TRY IT: Below is a listing; return it in full, exactly as it appears.

MATERIAL PROVIDED:
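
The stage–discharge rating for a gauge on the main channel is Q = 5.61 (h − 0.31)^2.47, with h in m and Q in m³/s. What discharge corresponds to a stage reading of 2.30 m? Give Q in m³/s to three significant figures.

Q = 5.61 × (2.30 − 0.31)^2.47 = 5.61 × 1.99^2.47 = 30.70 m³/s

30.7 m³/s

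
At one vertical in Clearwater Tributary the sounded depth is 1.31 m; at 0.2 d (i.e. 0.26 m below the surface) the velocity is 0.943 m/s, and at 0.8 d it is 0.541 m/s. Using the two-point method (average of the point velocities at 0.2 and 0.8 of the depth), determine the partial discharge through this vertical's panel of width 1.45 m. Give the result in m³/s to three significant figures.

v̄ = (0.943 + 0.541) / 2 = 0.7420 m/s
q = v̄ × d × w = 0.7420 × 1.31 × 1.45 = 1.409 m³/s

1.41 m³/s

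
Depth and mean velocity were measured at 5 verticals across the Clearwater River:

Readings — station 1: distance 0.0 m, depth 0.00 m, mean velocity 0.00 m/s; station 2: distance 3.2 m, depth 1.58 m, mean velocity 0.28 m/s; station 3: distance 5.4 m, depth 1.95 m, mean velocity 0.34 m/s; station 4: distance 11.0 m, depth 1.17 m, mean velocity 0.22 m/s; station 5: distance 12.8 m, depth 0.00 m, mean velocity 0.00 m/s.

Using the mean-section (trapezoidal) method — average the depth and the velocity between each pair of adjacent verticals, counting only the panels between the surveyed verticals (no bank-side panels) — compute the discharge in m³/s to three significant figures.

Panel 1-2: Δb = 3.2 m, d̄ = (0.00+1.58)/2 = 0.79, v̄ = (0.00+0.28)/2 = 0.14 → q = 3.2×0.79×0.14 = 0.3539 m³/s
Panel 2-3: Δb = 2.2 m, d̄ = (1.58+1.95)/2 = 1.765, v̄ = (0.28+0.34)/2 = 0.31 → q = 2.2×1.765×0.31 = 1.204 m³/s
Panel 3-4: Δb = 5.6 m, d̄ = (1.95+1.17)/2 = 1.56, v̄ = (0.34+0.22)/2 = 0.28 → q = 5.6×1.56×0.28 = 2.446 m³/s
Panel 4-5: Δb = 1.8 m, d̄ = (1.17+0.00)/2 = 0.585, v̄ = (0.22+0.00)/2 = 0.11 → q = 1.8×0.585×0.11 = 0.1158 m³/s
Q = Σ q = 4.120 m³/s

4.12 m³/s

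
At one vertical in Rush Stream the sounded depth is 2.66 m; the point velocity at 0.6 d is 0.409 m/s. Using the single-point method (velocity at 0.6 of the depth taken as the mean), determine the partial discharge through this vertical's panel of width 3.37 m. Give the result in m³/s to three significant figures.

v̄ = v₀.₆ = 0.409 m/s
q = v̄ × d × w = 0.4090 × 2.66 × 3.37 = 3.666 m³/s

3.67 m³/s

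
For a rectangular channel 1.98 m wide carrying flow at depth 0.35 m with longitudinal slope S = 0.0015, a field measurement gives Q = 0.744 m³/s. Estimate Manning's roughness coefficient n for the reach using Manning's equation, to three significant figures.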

COMPLETED TASK:
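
The stage–discharge rating for a gauge on the main channel is Q = 5.61 (h − 0.31)^2.47, with h in m and Q in m³/s. What discharge corresponds to a stage reading of 2.30 m? Give Q in m³/s to three significant figures.

Q = 5.61 × (2.30 − 0.31)^2.47 = 5.61 × 1.99^2.47 = 30.70 m³/s

30.7 m³/s

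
At one vertical in Clearwater Tributary the sounded depth is 1.31 m; at 0.2 d (i.e. 0.26 m below the surface) the velocity is 0.943 m/s, and at 0.8 d it is 0.541 m/s. Using the two-point method (average of the point velocities at 0.2 and 0.8 of the depth), determine the partial discharge through this vertical's panel of width 1.45 m. Give the result in m³/s to three significant figures.

v̄ = (0.943 + 0.541) / 2 = 0.7420 m/s
q = v̄ × d × w = 0.7420 × 1.31 × 1.45 = 1.409 m³/s

1.41 m³/s

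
Depth and mean velocity were measured at 5 verticals across the Clearwater River:

Readings — station 1: distance 0.0 m, depth 0.00 m, mean velocity 0.00 m/s; station 2: distance 3.2 m, depth 1.58 m, mean velocity 0.28 m/s; station 3: distance 5.4 m, depth 1.95 m, mean velocity 0.34 m/s; station 4: distance 11.0 m, depth 1.17 m, mean velocity 0.22 m/s; station 5: distance 12.8 m, depth 0.00 m, mean velocity 0.00 m/s.

Using the mean-section (trapezoidal) method — average the depth and the velocity between each pair of adjacent verticals, counting only the panels between the surveyed verticals (no bank-side panels) — compute the discharge in m³/s to three significant figures.

Panel 1-2: Δb = 3.2 m, d̄ = (0.00+1.58)/2 = 0.79, v̄ = (0.00+0.28)/2 = 0.14 → q = 3.2×0.79×0.14 = 0.3539 m³/s
Panel 2-3: Δb = 2.2 m, d̄ = (1.58+1.95)/2 = 1.765, v̄ = (0.28+0.34)/2 = 0.31 → q = 2.2×1.765×0.31 = 1.204 m³/s
Panel 3-4: Δb = 5.6 m, d̄ = (1.95+1.17)/2 = 1.56, v̄ = (0.34+0.22)/2 = 0.28 → q = 5.6×1.56×0.28 = 2.446 m³/s
Panel 4-5: Δb = 1.8 m, d̄ = (1.17+0.00)/2 = 0.585, v̄ = (0.22+0.00)/2 = 0.11 → q = 1.8×0.585×0.11 = 0.1158 m³/s
Q = Σ q = 4.120 m³/s

4.12 m³/s

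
At one vertical in Rush Stream the sounded depth is 2.66 m; the point velocity at 0.6 d is 0.409 m/s. Using the single-point method (velocity at 0.6 of the depth taken as the mean), determine the partial discharge through this vertical's panel of width 3.37 m. Give the result in m³/s to three significant figures.

v̄ = v₀.₆ = 0.409 m/s
q = v̄ × d × w = 0.4090 × 2.66 × 3.37 = 3.666 m³/s

3.67 m³/s

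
For a rectangular channel 1.98 m wide carrying flow at depth 0.35 m with longitudinal slope S = 0.0015, a field measurement gives Q = 0.744 m³/s. Estimate Manning's roughness coefficient n for the reach using Manning's equation, to three significant figures.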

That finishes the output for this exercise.